**Your instructions:** The goal is to restate all of the records below word for word.

(Stored items from a collection)
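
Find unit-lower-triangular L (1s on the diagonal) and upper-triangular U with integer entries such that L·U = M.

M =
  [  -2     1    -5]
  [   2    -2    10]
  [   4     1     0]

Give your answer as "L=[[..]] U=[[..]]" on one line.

  r1 -= -1·r0 → [0,-1,5]
  r2 -= -2·r0 → [0,3,-10]
  r2 -= -3·r1 → [0,0,5]

L=[[1,0,0],[-1,1,0],[-2,-3,1]] U=[[-2,1,-5],[0,-1,5],[0,0,5]]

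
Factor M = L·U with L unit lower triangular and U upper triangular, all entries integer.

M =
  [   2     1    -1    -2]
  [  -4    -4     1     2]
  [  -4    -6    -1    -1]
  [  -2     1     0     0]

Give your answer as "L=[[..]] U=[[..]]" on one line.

  R1 -= -2·R0 → [0,-2,-1,-2]
  R2 -= -2·R0 → [0,-4,-3,-5]
  R3 -= -1·R0 → [0,2,-1,-2]
  R2 -= 2·R1 → [0,0,-1,-1]
  R3 -= -1·R1 → [0,0,-2,-4]
  R3 -= 2·R2 → [0,0,0,-2]

L=[[1,0,0,0],[-2,1,0,0],[-2,2,1,0],[-1,-1,2,1]] U=[[2,1,-1,-2],[0,-2,-1,-2],[0,0,-1,-1],[0,0,0,-2]]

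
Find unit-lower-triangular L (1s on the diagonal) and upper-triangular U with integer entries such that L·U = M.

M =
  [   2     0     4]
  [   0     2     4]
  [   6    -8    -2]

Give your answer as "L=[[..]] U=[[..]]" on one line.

L=[[1,0,0],[0,1,0],[3,-4,1]] U=[[2,0,4],[0,2,4],[0,0,2]]

  R1 -= 0·R0 → [0,2,4]
  R2 -= 3·R0 → [0,-8,-14]
  R2 -= -4·R1 → [0,0,2]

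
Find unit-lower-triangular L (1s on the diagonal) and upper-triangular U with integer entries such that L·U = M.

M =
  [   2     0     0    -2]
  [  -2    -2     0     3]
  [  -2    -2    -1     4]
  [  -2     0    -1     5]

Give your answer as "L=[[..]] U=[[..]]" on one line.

L=[[1,0,0,0],[-1,1,0,0],[-1,1,1,0],[-1,0,1,1]] U=[[2,0,0,-2],[0,-2,0,1],[0,0,-1,1],[0,0,0,2]]

  r1 -= -1·r0 → [0,-2,0,1]
  r2 -= -1·r0 → [0,-2,-1,2]
  r3 -= -1·r0 → [0,0,-1,3]
  r2 -= 1·r1 → [0,0,-1,1]
  r3 -= 0·r1 → [0,0,-1,3]
  r3 -= 1·r2 → [0,0,0,2]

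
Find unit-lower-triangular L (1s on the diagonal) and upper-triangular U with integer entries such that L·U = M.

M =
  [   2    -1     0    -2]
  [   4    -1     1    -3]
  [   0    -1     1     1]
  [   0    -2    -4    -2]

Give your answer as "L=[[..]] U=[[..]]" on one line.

  R1 -= 2·R0 → [0,1,1,1]
  R2 -= 0·R0 → [0,-1,1,1]
  R3 -= 0·R0 → [0,-2,-4,-2]
  R2 -= -1·R1 → [0,0,2,2]
  R3 -= -2·R1 → [0,0,-2,0]
  R3 -= -1·R2 → [0,0,0,2]

L=[[1,0,0,0],[2,1,0,0],[0,-1,1,0],[0,-2,-1,1]] U=[[2,-1,0,-2],[0,1,1,1],[0,0,2,2],[0,0,0,2]]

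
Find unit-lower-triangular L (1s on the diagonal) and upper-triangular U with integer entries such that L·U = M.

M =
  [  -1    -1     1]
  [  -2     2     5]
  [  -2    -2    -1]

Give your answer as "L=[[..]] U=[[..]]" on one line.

  row1 -= 2·row0 → [0,4,3]
  row2 -= 2·row0 → [0,0,-3]
  row2 -= 0·row1 → [0,0,-3]

L=[[1,0,0],[2,1,0],[2,0,1]] U=[[-1,-1,1],[0,4,3],[0,0,-3]]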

**Result:**
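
Find unit-lower-triangular L (1s on the diagonal) and upper-triangular U with integer entries such that L·U = M.

M =
  [  -2     1    -5]
  [   2    -2    10]
  [   4     1     0]

Give your answer as "L=[[..]] U=[[..]]" on one line.

  r1 -= -1·r0 → [0,-1,5]
  r2 -= -2·r0 → [0,3,-10]
  r2 -= -3·r1 → [0,0,5]

L=[[1,0,0],[-1,1,0],[-2,-3,1]] U=[[-2,1,-5],[0,-1,5],[0,0,5]]

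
Factor M = L·U with L unit lower triangular and U upper triangular, all entries integer.

M =
  [   2     1    -1    -2]
  [  -4    -4     1     2]
  [  -4    -6    -1    -1]
  [  -2     1     0     0]

Give your answer as "L=[[..]] U=[[..]]" on one line.

  R1 -= -2·R0 → [0,-2,-1,-2]
  R2 -= -2·R0 → [0,-4,-3,-5]
  R3 -= -1·R0 → [0,2,-1,-2]
  R2 -= 2·R1 → [0,0,-1,-1]
  R3 -= -1·R1 → [0,0,-2,-4]
  R3 -= 2·R2 → [0,0,0,-2]

L=[[1,0,0,0],[-2,1,0,0],[-2,2,1,0],[-1,-1,2,1]] U=[[2,1,-1,-2],[0,-2,-1,-2],[0,0,-1,-1],[0,0,0,-2]]

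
Find unit-lower-triangular L (1s on the diagonal) and upper-triangular U with integer entries such that L·U = M.

M =
  [   2     0     4]
  [   0     2     4]
  [   6    -8    -2]

Give your answer as "L=[[..]] U=[[..]]" on one line.

L=[[1,0,0],[0,1,0],[3,-4,1]] U=[[2,0,4],[0,2,4],[0,0,2]]

  R1 -= 0·R0 → [0,2,4]
  R2 -= 3·R0 → [0,-8,-14]
  R2 -= -4·R1 → [0,0,2]

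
Find unit-lower-triangular L (1s on the diagonal) and upper-triangular U with integer entries such that L·U = M.

M =
  [   2     0     0    -2]
  [  -2    -2     0     3]
  [  -2    -2    -1     4]
  [  -2     0    -1     5]

Give your answer as "L=[[..]] U=[[..]]" on one line.

L=[[1,0,0,0],[-1,1,0,0],[-1,1,1,0],[-1,0,1,1]] U=[[2,0,0,-2],[0,-2,0,1],[0,0,-1,1],[0,0,0,2]]

  r1 -= -1·r0 → [0,-2,0,1]
  r2 -= -1·r0 → [0,-2,-1,2]
  r3 -= -1·r0 → [0,0,-1,3]
  r2 -= 1·r1 → [0,0,-1,1]
  r3 -= 0·r1 → [0,0,-1,3]
  r3 -= 1·r2 → [0,0,0,2]

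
Find unit-lower-triangular L (1s on the diagonal) and upper-triangular U with integer entries such that L·U = M.

M =
  [   2    -1     0    -2]
  [   4    -1     1    -3]
  [   0    -1     1     1]
  [   0    -2    -4    -2]

Give your answer as "L=[[..]] U=[[..]]" on one line.

  R1 -= 2·R0 → [0,1,1,1]
  R2 -= 0·R0 → [0,-1,1,1]
  R3 -= 0·R0 → [0,-2,-4,-2]
  R2 -= -1·R1 → [0,0,2,2]
  R3 -= -2·R1 → [0,0,-2,0]
  R3 -= -1·R2 → [0,0,0,2]

L=[[1,0,0,0],[2,1,0,0],[0,-1,1,0],[0,-2,-1,1]] U=[[2,-1,0,-2],[0,1,1,1],[0,0,2,2],[0,0,0,2]]

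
Find unit-lower-triangular L (1s on the diagonal) and upper-triangular U with integer entries such that L·U = M.

M =
  [  -1    -1     1]
  [  -2     2     5]
  [  -2    -2    -1]

Give your answer as "L=[[..]] U=[[..]]" on one line.

  row1 -= 2·row0 → [0,4,3]
  row2 -= 2·row0 → [0,0,-3]
  row2 -= 0·row1 → [0,0,-3]

L=[[1,0,0],[2,1,0],[2,0,1]] U=[[-1,-1,1],[0,4,3],[0,0,-3]]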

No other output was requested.